EXTRACTED RECORDS below:

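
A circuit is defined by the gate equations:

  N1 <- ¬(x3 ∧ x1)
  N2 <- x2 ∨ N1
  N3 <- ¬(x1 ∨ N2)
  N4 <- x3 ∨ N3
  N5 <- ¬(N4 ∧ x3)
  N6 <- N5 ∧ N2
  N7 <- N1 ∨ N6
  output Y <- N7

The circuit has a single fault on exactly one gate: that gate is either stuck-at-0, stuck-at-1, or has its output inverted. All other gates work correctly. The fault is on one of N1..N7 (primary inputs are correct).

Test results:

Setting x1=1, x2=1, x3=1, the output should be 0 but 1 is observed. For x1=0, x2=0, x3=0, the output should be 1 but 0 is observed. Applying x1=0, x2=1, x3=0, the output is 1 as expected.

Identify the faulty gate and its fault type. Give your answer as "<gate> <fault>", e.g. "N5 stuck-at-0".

Fault-free values for test 1 (x1=1, x2=1, x3=1): N1=0, N2=1, N3=0, N4=1, N5=0, N6=0, N7=0, giving Y=0. Observed 1.
Test 1: faults giving observed 1 are {N1 stuck-at-1, N1 inverted output, N4 stuck-at-0, N4 inverted output, N5 stuck-at-1, N5 inverted output, N6 stuck-at-1, N6 inverted output, N7 stuck-at-1, N7 inverted output}.
Test 2 (x1=0, x2=0, x3=0): fault-free N1=1, N2=1, N3=0, N4=0, N5=1, N6=1, N7=1 → 1; observed 0. Eliminates N1 stuck-at-1, N4 stuck-at-0, N4 inverted output, N5 stuck-at-1, N5 inverted output, N6 stuck-at-1, N6 inverted output, N7 stuck-at-1.
Test 3 (x1=0, x2=1, x3=0): fault-free N1=1, N2=1, N3=0, N4=0, N5=1, N6=1, N7=1 → 1; observed 1. Eliminates N7 inverted output.
Only N1 inverted output is consistent with every test.

N1 inverted output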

End of EXTRACTED RECORDS.

→ WHAT THE EXERCISE ASKS
Give the exact lines, and only those, from the line containing "N6 <- N5 ∧ N2" through the line containing "Setting x1=1, x2=1, x3=1, the" in the entries above.

→ SOLUTION TO THIS PROBLEM
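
  N6 <- N5 ∧ N2
  N7 <- N1 ∨ N6
  output Y <- N7

The circuit has a single fault on exactly one gate: that gate is either stuck-at-0, stuck-at-1, or has its output inverted. All other gates work correctly. The fault is on one of N1..N7 (primary inputs are correct).

Test results:

Setting x1=1, x2=1, x3=1, the output should be 0 but 1 is observed. For x1=0, x2=0, x3=0, the output should be 1 but 0 is observed. Applying x1=0, x2=1, x3=0, the output is 1 as expected.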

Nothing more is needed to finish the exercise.